▶ **How to complete this task**
Wherever "Fixed" appears in the records below, copy the line that holds it.

▶ **Information shown**
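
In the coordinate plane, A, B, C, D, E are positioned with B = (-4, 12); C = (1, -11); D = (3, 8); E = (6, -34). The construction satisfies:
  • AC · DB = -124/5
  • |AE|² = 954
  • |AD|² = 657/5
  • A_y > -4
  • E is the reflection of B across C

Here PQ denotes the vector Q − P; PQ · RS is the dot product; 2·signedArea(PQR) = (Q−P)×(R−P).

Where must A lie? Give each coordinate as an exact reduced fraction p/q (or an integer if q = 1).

A = (9/5, -17/5)

1. A_x = 9/5  [line 7·x + -4·y + -131/5 = 0 ∩ |AE|² = 954]
2. A_y = -17/5  [line 7·x + -4·y + -131/5 = 0 ∩ |AE|² = 954]
   → A = (9/5, -17/5)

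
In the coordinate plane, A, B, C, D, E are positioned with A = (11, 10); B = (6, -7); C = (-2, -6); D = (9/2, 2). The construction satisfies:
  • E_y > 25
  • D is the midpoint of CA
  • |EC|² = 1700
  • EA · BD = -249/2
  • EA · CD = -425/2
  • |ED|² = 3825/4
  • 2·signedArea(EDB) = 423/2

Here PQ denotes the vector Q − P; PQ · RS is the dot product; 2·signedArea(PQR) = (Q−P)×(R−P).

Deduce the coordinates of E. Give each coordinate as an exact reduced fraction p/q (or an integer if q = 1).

E = (24, 26)

1. E_x = 24  [2·signedArea(EDB) = 423/2 ∩ EA · CD = -425/2]
2. E_y = 26  [2·signedArea(EDB) = 423/2 ∩ EA · CD = -425/2]
   → E = (24, 26)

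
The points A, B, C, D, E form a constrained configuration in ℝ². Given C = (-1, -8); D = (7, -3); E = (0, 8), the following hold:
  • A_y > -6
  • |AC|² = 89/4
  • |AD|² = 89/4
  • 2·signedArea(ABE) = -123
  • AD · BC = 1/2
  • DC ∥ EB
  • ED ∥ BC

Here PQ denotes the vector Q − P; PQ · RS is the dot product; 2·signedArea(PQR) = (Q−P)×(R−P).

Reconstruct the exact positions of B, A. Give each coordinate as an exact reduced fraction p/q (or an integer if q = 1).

1. B_x = -8  [ED ∥ BC ∩ DC ∥ EB]
2. B_y = 3  [ED ∥ BC ∩ DC ∥ EB]
   → B = (-8, 3)
3. A_x = 3  [AD · BC = 1/2 ∩ 2·signedArea(ABE) = -123]
4. A_y = -11/2  [AD · BC = 1/2 ∩ 2·signedArea(ABE) = -123]
   → A = (3, -11/2)

A = (3, -11/2)
B = (-8, 3)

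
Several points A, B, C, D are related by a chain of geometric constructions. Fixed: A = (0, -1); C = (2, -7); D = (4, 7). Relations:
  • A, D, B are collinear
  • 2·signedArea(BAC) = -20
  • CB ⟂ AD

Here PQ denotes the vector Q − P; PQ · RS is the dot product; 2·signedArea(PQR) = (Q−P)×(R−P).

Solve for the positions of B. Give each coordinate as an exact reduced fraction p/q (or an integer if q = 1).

B = (-2, -5)

1. B_x = -2  [A, D, B are collinear ∩ CB ⟂ AD]
2. B_y = -5  [A, D, B are collinear ∩ CB ⟂ AD]
   → B = (-2, -5)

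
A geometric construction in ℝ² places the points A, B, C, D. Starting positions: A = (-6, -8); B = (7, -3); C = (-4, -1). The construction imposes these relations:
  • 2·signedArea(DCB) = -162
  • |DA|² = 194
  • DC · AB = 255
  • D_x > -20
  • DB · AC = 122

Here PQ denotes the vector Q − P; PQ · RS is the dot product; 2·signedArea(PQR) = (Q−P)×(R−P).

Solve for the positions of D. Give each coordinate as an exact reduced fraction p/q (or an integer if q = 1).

D = (-19, -13)

1. D_x = -19  [2·signedArea(DCB) = -162 ∩ DB · AC = 122]
2. D_y = -13  [2·signedArea(DCB) = -162 ∩ DB · AC = 122]
   → D = (-19, -13)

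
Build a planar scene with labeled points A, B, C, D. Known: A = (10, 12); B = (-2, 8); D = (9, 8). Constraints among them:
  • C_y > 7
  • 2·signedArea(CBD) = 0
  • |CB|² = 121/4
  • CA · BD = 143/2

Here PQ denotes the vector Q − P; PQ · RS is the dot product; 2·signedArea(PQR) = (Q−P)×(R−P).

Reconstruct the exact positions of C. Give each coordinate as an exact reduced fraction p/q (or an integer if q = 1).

1. C_x = 7/2  [2·signedArea(CBD) = 0 ∩ CA · BD = 143/2]
2. C_y = 8  [2·signedArea(CBD) = 0 ∩ CA · BD = 143/2]
   → C = (7/2, 8)

C = (7/2, 8)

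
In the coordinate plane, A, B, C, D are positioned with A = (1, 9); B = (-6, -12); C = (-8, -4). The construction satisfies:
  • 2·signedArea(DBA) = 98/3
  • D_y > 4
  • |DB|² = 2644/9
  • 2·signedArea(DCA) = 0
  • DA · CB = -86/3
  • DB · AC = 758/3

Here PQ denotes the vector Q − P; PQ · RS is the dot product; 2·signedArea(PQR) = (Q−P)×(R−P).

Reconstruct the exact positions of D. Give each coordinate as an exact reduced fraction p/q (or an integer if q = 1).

1. D_x = -2  [2·signedArea(DCA) = 0 ∩ 2·signedArea(DBA) = 98/3]
2. D_y = 14/3  [2·signedArea(DCA) = 0 ∩ 2·signedArea(DBA) = 98/3]
   → D = (-2, 14/3)

D = (-2, 14/3)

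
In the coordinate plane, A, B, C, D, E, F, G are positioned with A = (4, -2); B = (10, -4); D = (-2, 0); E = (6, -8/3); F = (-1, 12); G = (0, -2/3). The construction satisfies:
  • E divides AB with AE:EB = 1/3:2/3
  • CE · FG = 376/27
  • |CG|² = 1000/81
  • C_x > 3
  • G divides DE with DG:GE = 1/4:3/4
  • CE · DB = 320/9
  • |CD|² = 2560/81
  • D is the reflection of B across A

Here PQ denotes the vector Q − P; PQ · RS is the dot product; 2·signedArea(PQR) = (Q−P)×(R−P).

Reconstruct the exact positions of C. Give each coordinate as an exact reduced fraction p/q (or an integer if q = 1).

C = (10/3, -16/9)

1. C_x = 10/3  [CE · DB = 320/9 ∩ CE · FG = 376/27]
2. C_y = -16/9  [CE · DB = 320/9 ∩ CE · FG = 376/27]
   → C = (10/3, -16/9)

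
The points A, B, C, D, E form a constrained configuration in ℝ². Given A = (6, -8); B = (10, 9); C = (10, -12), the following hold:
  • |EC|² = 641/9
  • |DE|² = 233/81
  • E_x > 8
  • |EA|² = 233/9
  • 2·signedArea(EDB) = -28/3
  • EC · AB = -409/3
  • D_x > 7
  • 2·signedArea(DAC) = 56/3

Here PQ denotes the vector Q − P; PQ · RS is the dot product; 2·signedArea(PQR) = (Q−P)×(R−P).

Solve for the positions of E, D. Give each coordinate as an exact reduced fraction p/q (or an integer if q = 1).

1. E_x = 26/3  [line -4·x + -17·y + -83/3 = 0 ∩ |EA|² = 233/9]
2. E_y = -11/3  [line -4·x + -17·y + -83/3 = 0 ∩ |EA|² = 233/9]
   → E = (26/3, -11/3)
3. D_x = 70/9  [2·signedArea(EDB) = -28/3 ∩ 2·signedArea(DAC) = 56/3]
4. D_y = -46/9  [2·signedArea(EDB) = -28/3 ∩ 2·signedArea(DAC) = 56/3]
   → D = (70/9, -46/9)

D = (70/9, -46/9)
E = (26/3, -11/3)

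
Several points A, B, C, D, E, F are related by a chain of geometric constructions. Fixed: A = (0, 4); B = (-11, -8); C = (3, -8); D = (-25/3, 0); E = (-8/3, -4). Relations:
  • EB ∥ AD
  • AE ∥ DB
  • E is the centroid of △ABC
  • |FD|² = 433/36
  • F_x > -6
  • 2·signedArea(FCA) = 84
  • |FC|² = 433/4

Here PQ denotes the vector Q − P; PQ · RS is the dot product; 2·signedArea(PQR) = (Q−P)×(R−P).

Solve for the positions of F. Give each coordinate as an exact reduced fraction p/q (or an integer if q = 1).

F = (-11/2, -2)

1. F_x = -11/2  [line -12·x + -3·y + -72 = 0 ∩ |FD|² = 433/36]
2. F_y = -2  [line -12·x + -3·y + -72 = 0 ∩ |FD|² = 433/36]
   → F = (-11/2, -2)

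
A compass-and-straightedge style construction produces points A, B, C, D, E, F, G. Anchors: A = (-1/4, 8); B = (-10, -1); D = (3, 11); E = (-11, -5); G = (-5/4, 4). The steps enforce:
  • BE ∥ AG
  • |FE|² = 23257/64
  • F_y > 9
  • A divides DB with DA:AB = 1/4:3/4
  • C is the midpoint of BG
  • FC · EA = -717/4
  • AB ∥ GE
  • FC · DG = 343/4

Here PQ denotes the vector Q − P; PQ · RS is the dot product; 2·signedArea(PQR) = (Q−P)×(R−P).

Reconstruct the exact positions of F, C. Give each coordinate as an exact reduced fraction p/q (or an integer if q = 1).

C = (-45/8, 3/2)
F = (11/8, 19/2)

1. C_x = -45/8  [C is the midpoint of BG]
2. C_y = 3/2  [C is the midpoint of BG]
   → C = (-45/8, 3/2)
3. F_x = 11/8  [FC · EA = -717/4 ∩ FC · DG = 343/4]
4. F_y = 19/2  [FC · EA = -717/4 ∩ FC · DG = 343/4]
   → F = (11/8, 19/2)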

▶ **Exercise response**
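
Several points A, B, C, D are related by a chain of geometric constructions. Fixed: A = (0, -1); C = (2, -7); D = (4, 7). Relations:
Several points A, B, C, D, E, F are related by a chain of geometric constructions. Fixed: A = (0, 4); B = (-11, -8); C = (3, -8); D = (-25/3, 0); E = (-8/3, -4). Relations: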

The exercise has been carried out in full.